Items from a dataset
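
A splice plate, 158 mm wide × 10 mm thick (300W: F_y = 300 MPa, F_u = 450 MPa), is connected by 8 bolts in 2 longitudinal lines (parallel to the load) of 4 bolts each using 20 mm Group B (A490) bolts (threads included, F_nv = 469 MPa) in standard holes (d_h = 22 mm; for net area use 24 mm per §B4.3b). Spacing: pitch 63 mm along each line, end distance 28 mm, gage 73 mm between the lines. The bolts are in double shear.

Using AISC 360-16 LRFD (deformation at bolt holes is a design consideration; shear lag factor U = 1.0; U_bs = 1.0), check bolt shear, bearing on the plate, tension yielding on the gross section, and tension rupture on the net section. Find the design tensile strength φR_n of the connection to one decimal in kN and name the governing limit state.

Bolt shear: A_b = π(20)²/4 = 314.16 mm². φR_n = 0.75 × 469 × 314.16 × 8 × 2 = 1768.1 kN.
Bearing (10 mm plate, F_u = 450 MPa): end bolts L_c = 28 − 22/2 = 17, R_n = min(1.2×17×10×450, 2.4×20×10×450) = 91.8 kN/bolt; interior L_c = 63 − 22 = 41, R_n = 216 kN/bolt. φR_n = 0.75 × (2×91.8 + 6×216) = 1109.7 kN.
Tension yield (gross): A_g = 158×10 = 1580 mm². φR_n = 0.90 × 300 × 1580 = 426.6 kN.
Tension rupture (net): A_n = (158 − 2×24)×10 = 1100 mm² (U = 1.0, A_e = A_n). φR_n = 0.75 × 450 × 1100 = 371.3 kN.
Governing: min(1768.1, 1109.7, 426.6, 371.3) = 371.3 kN → net-section rupture.

371.3 kN (net-section rupture governs)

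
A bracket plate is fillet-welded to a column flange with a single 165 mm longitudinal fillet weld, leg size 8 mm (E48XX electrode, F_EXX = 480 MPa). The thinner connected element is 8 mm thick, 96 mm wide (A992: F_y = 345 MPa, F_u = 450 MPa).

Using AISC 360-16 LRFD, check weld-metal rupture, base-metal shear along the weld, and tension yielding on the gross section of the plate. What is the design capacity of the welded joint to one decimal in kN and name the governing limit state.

Weld metal: throat = 0.707×8 = 5.656 mm, L = 165 mm. φR_n = 0.75 × 0.6 × 480 × 5.656 × 165 = 201.6 kN.
Base metal shear (8 mm plate): yield φR_n = 1.0×0.6×345×8×165 = 273.2 kN; rupture φR_n = 0.75×0.6×450×8×165 = 267.3 kN; take 267.3 kN (rupture).
Tension yield (gross): A_g = 96×8 = 768 mm². φR_n = 0.90 × 345 × 768 = 238.5 kN.
Governing: min(201.6, 267.3, 238.5) = 201.6 kN → weld metal.

201.6 kN (weld metal governs)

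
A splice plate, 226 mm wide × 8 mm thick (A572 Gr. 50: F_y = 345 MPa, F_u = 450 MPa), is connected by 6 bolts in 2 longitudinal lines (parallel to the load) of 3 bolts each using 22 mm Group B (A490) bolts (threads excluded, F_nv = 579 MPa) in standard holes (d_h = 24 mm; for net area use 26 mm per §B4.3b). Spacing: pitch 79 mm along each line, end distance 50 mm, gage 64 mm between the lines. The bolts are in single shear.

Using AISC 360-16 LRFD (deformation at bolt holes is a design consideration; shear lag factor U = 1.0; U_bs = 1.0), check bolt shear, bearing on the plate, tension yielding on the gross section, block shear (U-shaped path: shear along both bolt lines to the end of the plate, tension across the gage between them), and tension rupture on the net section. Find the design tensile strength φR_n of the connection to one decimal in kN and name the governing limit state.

469.8 kN (net-section rupture governs)

Bolt shear: A_b = π(22)²/4 = 380.13 mm². φR_n = 0.75 × 579 × 380.13 × 6 × 1 = 990.4 kN.
Bearing (8 mm plate, F_u = 450 MPa): end bolts L_c = 50 − 24/2 = 38, R_n = min(1.2×38×8×450, 2.4×22×8×450) = 164.16 kN/bolt; interior L_c = 79 − 24 = 55, R_n = 190.08 kN/bolt. φR_n = 0.75 × (2×164.16 + 4×190.08) = 816.5 kN.
Tension yield (gross): A_g = 226×8 = 1808 mm². φR_n = 0.90 × 345 × 1808 = 561.4 kN.
Block shear: shear path 2×[50+2×79] = 2×208 mm, A_gv = 3328, A_nv = 2×(208 − 2.5×26)×8 = 2288 mm²; tension across gage: (64 − 1×26)×8 = 304 mm². R_n = min(0.6×450×2288, 0.6×345×3328) + 1.0×450×304 = min(617.76, 688.9) + 136.8 = 754.56 kN. φR_n = 0.75 × 754.56 = 565.9 kN.
Tension rupture (net): A_n = (226 − 2×26)×8 = 1392 mm² (U = 1.0, A_e = A_n). φR_n = 0.75 × 450 × 1392 = 469.8 kN.
Governing: min(990.4, 816.5, 561.4, 565.9, 469.8) = 469.8 kN → net-section rupture.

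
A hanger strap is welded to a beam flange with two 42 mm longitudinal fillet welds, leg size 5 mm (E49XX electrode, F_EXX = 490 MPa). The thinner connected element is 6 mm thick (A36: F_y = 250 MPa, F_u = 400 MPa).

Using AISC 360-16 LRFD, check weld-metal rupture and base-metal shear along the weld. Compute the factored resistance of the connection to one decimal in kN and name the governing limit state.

65.5 kN (weld metal governs)

Weld metal: throat = 0.707×5 = 3.535 mm, L = 2×42 = 84 mm. φR_n = 0.75 × 0.6 × 490 × 3.535 × 84 = 65.5 kN.
Base metal shear (6 mm plate): yield φR_n = 1.0×0.6×250×6×84 = 75.6 kN; rupture φR_n = 0.75×0.6×400×6×84 = 90.7 kN; take 75.6 kN (yield).
Governing: min(65.5, 75.6) = 65.5 kN → weld metal.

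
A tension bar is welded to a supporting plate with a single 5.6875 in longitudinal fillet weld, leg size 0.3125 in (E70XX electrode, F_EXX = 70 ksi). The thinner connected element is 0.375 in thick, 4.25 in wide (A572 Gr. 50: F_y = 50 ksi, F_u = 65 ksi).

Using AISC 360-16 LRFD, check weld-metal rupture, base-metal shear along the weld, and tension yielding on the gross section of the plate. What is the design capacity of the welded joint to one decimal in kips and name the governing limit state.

Weld metal: throat = 0.707×0.3125 = 0.22094 in, L = 5.6875 in. φR_n = 0.75 × 0.6 × 70 × 0.22094 × 5.6875 = 39.6 kips.
Base metal shear (0.375 in plate): yield φR_n = 1.0×0.6×50×0.375×5.6875 = 64.0 kips; rupture φR_n = 0.75×0.6×65×0.375×5.6875 = 62.4 kips; take 62.4 kips (rupture).
Tension yield (gross): A_g = 4.25×0.375 = 1.5938 in². φR_n = 0.90 × 50 × 1.5938 = 71.7 kips.
Governing: min(39.6, 62.4, 71.7) = 39.6 kips → weld metal.

39.6 kips (weld metal governs)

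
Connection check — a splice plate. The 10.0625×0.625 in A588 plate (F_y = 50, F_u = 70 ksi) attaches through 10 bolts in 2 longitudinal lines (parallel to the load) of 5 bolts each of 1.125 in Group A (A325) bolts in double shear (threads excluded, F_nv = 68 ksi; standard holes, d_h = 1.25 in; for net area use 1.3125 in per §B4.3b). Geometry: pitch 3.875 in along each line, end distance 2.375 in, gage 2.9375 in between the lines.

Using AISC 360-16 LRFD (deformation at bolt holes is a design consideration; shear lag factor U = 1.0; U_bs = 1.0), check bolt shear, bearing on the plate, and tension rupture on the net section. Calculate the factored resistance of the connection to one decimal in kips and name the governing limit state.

Bolt shear: A_b = π(1.125)²/4 = 0.99402 in². φR_n = 0.75 × 68 × 0.99402 × 10 × 2 = 1013.9 kips.
Bearing (0.625 in plate, F_u = 70 ksi): end bolts L_c = 2.375 − 1.25/2 = 1.75, R_n = min(1.2×1.75×0.625×70, 2.4×1.125×0.625×70) = 91.875 kips/bolt; interior L_c = 3.875 − 1.25 = 2.625, R_n = 118.13 kips/bolt. φR_n = 0.75 × (2×91.875 + 8×118.13) = 846.6 kips.
Tension rupture (net): A_n = (10.0625 − 2×1.3125)×0.625 = 4.6484 in² (U = 1.0, A_e = A_n). φR_n = 0.75 × 70 × 4.6484 = 244.0 kips.
Governing: min(1013.9, 846.6, 244.0) = 244.0 kips → net-section rupture.

244.0 kips (net-section rupture governs)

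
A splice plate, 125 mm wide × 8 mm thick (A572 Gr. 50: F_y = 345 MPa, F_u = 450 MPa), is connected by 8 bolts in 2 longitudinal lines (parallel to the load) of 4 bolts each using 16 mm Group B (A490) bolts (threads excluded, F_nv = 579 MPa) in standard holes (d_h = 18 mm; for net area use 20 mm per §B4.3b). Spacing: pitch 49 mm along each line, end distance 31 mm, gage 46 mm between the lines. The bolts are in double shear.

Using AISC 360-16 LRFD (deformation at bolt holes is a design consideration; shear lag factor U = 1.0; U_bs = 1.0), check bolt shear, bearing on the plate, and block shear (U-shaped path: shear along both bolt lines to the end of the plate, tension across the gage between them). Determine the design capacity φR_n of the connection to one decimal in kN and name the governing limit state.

Bolt shear: A_b = π(16)²/4 = 201.06 mm². φR_n = 0.75 × 579 × 201.06 × 8 × 2 = 1397.0 kN.
Bearing (8 mm plate, F_u = 450 MPa): end bolts L_c = 31 − 18/2 = 22, R_n = min(1.2×22×8×450, 2.4×16×8×450) = 95.04 kN/bolt; interior L_c = 49 − 18 = 31, R_n = 133.92 kN/bolt. φR_n = 0.75 × (2×95.04 + 6×133.92) = 745.2 kN.
Block shear: shear path 2×[31+3×49] = 2×178 mm, A_gv = 2848, A_nv = 2×(178 − 3.5×20)×8 = 1728 mm²; tension across gage: (46 − 1×20)×8 = 208 mm². R_n = min(0.6×450×1728, 0.6×345×2848) + 1.0×450×208 = min(466.56, 589.54) + 93.6 = 560.16 kN. φR_n = 0.75 × 560.16 = 420.1 kN.
Governing: min(1397.0, 745.2, 420.1) = 420.1 kN → block shear.

420.1 kN (block shear governs)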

Action item → The word "flange" appears on some lines of the data above; count those lines and give only the total.

Written reply → 2